(WHAT TO PRODUCE): Everything from the line that contains "An electron moves" to the end of the data below is to be reproduced verbatim; leave all else out.

─── PROVIDED MATERIAL

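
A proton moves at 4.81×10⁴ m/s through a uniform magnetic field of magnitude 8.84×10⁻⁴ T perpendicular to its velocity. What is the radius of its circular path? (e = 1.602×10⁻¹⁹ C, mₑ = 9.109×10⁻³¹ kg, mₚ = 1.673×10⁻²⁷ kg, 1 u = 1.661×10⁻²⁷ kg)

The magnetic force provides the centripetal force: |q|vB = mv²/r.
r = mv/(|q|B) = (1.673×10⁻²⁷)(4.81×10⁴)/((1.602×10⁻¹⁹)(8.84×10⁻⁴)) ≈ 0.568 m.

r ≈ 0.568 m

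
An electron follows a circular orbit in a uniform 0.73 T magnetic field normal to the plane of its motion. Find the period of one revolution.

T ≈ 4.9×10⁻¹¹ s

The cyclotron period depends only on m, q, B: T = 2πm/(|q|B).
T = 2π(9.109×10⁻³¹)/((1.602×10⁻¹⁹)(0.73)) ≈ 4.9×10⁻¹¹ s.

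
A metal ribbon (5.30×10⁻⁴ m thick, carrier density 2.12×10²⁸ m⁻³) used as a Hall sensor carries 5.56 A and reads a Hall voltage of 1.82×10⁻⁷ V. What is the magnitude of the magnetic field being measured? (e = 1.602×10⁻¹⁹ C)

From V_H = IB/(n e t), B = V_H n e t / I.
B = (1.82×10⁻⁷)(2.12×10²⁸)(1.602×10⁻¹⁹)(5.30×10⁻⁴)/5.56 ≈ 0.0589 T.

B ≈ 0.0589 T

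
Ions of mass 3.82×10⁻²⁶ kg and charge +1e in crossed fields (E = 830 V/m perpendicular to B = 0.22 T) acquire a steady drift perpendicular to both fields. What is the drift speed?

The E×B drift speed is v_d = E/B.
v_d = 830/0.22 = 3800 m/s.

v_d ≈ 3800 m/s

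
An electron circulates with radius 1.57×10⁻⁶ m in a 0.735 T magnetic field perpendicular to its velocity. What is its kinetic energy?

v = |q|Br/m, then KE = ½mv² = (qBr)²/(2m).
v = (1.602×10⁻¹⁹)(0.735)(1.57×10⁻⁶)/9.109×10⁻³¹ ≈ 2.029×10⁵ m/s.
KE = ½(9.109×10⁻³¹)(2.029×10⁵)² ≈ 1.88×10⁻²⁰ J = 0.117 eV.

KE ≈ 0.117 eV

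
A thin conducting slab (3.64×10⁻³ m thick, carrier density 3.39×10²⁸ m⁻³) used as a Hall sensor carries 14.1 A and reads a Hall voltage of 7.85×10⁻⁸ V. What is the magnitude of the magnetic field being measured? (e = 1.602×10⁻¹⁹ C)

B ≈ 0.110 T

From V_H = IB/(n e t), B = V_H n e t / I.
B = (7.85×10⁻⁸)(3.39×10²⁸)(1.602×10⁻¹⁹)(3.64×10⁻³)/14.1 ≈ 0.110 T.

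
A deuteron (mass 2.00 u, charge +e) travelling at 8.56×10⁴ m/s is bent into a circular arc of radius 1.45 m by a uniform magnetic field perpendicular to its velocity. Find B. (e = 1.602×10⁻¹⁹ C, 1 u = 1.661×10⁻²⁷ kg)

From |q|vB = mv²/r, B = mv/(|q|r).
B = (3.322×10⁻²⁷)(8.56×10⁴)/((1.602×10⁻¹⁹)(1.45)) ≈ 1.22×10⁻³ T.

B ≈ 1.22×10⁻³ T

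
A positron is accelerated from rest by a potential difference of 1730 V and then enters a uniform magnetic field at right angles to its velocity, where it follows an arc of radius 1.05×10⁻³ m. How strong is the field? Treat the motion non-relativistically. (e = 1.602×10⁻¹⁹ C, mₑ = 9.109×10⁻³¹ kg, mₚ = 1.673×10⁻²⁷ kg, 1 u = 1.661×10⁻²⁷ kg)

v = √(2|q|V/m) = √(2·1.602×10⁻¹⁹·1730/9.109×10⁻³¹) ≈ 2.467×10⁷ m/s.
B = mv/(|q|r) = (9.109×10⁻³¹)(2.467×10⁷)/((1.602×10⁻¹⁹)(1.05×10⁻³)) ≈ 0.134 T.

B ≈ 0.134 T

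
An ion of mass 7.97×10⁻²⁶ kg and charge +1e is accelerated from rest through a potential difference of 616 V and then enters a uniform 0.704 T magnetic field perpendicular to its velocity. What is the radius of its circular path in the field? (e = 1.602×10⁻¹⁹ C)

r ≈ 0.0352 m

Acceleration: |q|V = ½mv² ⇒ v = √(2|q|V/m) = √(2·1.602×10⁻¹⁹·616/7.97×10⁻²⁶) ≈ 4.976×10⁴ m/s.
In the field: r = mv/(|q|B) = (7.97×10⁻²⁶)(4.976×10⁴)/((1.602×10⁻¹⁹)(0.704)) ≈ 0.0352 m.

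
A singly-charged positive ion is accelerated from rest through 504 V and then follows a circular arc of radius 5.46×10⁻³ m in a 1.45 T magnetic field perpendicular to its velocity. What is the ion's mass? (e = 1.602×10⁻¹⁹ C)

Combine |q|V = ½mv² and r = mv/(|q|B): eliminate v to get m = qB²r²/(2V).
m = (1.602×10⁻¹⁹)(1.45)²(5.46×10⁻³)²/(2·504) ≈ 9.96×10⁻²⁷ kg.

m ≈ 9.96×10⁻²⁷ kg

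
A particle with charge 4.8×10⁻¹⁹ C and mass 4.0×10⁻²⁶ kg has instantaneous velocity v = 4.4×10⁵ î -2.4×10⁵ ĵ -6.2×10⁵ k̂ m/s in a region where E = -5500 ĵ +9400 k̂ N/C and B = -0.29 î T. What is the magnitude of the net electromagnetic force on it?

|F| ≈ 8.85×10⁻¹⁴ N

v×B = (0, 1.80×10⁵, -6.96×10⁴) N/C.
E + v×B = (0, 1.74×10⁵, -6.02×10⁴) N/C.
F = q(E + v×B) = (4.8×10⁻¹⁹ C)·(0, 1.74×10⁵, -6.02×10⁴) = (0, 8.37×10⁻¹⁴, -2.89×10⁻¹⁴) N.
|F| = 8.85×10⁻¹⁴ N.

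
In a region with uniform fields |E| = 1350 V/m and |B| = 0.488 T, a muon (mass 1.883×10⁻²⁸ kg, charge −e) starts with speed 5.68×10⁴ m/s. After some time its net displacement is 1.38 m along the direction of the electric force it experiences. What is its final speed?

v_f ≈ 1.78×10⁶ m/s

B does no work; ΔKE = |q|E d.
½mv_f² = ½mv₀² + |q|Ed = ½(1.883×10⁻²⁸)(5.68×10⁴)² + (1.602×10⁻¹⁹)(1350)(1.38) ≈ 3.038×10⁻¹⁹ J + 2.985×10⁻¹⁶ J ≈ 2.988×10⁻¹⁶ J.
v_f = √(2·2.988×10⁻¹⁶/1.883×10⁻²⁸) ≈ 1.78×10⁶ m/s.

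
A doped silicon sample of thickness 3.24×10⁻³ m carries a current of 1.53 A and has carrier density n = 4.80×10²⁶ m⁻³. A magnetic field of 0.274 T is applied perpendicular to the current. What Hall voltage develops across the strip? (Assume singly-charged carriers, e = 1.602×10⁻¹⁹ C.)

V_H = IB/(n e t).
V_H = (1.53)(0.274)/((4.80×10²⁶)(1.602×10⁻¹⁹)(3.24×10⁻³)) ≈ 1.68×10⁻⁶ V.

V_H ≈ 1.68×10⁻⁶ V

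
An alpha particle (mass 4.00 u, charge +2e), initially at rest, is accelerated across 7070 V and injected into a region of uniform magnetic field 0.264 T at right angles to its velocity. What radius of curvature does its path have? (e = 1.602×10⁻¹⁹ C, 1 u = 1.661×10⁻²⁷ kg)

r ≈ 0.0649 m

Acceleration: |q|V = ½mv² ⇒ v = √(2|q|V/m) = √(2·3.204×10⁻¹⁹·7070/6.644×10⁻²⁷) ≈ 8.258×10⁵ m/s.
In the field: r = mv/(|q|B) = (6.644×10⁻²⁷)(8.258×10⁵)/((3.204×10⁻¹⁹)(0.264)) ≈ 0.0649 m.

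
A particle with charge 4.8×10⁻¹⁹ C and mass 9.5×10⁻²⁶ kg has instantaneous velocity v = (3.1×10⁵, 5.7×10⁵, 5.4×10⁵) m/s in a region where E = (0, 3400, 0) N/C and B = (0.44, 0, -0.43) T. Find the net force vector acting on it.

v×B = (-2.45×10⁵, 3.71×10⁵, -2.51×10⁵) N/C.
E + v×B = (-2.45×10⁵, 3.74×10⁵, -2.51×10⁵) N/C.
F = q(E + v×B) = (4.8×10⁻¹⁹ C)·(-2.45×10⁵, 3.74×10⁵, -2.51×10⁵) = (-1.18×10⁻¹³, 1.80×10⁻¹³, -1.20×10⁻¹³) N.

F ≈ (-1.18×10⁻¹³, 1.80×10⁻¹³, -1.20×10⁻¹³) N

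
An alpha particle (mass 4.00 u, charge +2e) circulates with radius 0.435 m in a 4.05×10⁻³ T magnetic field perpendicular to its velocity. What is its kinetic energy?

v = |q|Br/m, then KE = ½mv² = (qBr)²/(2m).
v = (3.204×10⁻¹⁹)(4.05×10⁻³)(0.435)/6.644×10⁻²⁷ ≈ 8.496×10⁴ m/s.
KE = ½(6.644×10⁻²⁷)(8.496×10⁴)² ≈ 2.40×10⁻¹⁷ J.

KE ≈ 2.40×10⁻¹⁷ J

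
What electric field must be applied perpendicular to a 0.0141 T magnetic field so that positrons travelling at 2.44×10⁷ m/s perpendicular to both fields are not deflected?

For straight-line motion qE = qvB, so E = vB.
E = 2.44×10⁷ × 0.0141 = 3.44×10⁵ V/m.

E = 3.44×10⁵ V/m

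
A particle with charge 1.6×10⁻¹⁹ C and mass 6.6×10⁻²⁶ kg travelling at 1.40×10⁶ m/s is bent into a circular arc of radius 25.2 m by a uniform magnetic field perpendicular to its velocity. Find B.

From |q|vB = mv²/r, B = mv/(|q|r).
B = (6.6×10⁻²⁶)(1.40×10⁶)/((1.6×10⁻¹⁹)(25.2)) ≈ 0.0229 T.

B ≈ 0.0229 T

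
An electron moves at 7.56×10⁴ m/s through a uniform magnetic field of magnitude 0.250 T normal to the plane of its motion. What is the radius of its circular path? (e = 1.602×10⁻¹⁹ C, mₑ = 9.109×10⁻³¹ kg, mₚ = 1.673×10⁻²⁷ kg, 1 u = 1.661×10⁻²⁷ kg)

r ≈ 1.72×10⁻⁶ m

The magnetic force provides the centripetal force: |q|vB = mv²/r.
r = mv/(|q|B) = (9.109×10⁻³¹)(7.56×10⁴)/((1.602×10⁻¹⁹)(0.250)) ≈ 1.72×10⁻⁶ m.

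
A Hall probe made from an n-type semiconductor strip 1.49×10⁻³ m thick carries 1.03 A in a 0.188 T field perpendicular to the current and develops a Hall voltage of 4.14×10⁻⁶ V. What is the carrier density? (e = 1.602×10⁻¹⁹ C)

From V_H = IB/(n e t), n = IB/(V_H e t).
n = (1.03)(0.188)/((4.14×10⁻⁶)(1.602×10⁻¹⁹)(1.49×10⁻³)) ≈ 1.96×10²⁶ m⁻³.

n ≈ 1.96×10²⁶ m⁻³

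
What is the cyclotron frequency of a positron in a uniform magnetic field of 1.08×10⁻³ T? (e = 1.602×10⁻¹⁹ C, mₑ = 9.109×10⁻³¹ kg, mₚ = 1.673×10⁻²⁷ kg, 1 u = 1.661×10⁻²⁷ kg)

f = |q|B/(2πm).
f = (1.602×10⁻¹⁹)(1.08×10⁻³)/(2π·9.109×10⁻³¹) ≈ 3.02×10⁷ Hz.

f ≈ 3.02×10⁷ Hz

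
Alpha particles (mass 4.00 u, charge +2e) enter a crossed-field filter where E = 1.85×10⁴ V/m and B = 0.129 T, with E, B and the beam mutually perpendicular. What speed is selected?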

──────

(WRITTEN SOLUTION):
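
An electron moves at 7.56×10⁴ m/s through a uniform magnetic field of magnitude 0.250 T normal to the plane of its motion. What is the radius of its circular path? (e = 1.602×10⁻¹⁹ C, mₑ = 9.109×10⁻³¹ kg, mₚ = 1.673×10⁻²⁷ kg, 1 u = 1.661×10⁻²⁷ kg)

r ≈ 1.72×10⁻⁶ m

The magnetic force provides the centripetal force: |q|vB = mv²/r.
r = mv/(|q|B) = (9.109×10⁻³¹)(7.56×10⁴)/((1.602×10⁻¹⁹)(0.250)) ≈ 1.72×10⁻⁶ m.

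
A Hall probe made from an n-type semiconductor strip 1.49×10⁻³ m thick carries 1.03 A in a 0.188 T field perpendicular to the current and develops a Hall voltage of 4.14×10⁻⁶ V. What is the carrier density? (e = 1.602×10⁻¹⁹ C)

From V_H = IB/(n e t), n = IB/(V_H e t).
n = (1.03)(0.188)/((4.14×10⁻⁶)(1.602×10⁻¹⁹)(1.49×10⁻³)) ≈ 1.96×10²⁶ m⁻³.

n ≈ 1.96×10²⁶ m⁻³

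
What is the cyclotron frequency of a positron in a uniform magnetic field of 1.08×10⁻³ T? (e = 1.602×10⁻¹⁹ C, mₑ = 9.109×10⁻³¹ kg, mₚ = 1.673×10⁻²⁷ kg, 1 u = 1.661×10⁻²⁷ kg)

f = |q|B/(2πm).
f = (1.602×10⁻¹⁹)(1.08×10⁻³)/(2π·9.109×10⁻³¹) ≈ 3.02×10⁷ Hz.

f ≈ 3.02×10⁷ Hz

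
Alpha particles (mass 4.00 u, charge +2e) enter a crossed-field filter where E = 1.85×10⁴ V/m and B = 0.129 T, with E, B and the beam mutually perpendicular. What speed is selected?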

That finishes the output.